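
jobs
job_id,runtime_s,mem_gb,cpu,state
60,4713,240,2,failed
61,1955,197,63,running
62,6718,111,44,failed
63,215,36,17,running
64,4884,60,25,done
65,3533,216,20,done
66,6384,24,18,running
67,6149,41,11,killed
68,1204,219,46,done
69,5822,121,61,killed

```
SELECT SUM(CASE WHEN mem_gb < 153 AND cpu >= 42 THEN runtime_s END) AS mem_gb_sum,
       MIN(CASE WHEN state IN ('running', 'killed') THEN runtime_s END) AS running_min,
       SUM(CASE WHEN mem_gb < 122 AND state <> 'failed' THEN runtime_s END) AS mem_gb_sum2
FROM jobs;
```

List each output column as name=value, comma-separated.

[mem_gb_sum: mem_gb < 153 AND cpu >= 42]
job_id=60: ✗
job_id=61: ✗
job_id=62: ✓ → 6718
job_id=63: ✗
job_id=64: ✗
job_id=65: ✗
job_id=66: ✗
job_id=67: ✗
job_id=68: ✗
job_id=69: ✓ → 5822
mem_gb_sum = 6718 + 5822 = 12540
—
[running_min: state IN ('running', 'killed')]
job_id=60: ✗
job_id=61: ✓ → 1955
job_id=62: ✗
job_id=63: ✓ → 215
job_id=64: ✗
job_id=65: ✗
job_id=66: ✓ → 6384
job_id=67: ✓ → 6149
job_id=68: ✗
job_id=69: ✓ → 5822
running_min = MIN(1955, 215, 6384, 6149, 5822) = 215
—
[mem_gb_sum2: mem_gb < 122 AND state <> 'failed']
job_id=60: ✗
job_id=61: ✗
job_id=62: ✗
job_id=63: ✓ → 215
job_id=64: ✓ → 4884
job_id=65: ✗
job_id=66: ✓ → 6384
job_id=67: ✓ → 6149
job_id=68: ✗
job_id=69: ✓ → 5822
mem_gb_sum2 = 215 + 4884 + 6384 + 6149 + 5822 = 23454

mem_gb_sum=12540, running_min=215, mem_gb_sum2=23454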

....

Work instructions:
Every line above carrying the word "done" needs to be shown.

Result for this exercise:
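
64,4884,60,25,done
65,3533,216,20,done
68,1204,219,46,done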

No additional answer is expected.